━━━━━ EXTRACTED INFORMATION ━━━━━

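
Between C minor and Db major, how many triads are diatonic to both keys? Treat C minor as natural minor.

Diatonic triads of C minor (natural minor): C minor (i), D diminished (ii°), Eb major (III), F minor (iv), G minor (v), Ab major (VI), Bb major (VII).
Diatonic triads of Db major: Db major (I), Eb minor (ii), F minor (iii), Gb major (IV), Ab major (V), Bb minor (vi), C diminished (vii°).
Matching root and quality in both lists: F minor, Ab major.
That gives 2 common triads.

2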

━━━━━
━━━━━ EXTRACTED INFORMATION ━━━━━

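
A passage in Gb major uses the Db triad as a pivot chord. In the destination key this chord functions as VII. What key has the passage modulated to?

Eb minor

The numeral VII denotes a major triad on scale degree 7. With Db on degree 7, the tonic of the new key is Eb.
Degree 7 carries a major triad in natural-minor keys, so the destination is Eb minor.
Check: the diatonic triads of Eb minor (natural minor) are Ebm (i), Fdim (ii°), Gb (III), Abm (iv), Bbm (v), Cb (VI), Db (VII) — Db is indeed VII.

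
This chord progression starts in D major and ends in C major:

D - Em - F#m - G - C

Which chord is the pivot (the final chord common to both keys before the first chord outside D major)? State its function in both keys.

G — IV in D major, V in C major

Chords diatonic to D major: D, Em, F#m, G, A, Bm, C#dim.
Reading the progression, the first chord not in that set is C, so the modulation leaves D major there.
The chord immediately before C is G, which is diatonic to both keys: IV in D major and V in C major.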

━━━━━

Extract from the listing above the lines between the line containing "This chord progression" and the line containing "D - Em - F#m - G - C", keeping both of those lines. Output nothing else.

## ANSWER FOR THIS EXERCISE
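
This chord progression starts in D major and ends in C major:

D - Em - F#m - G - C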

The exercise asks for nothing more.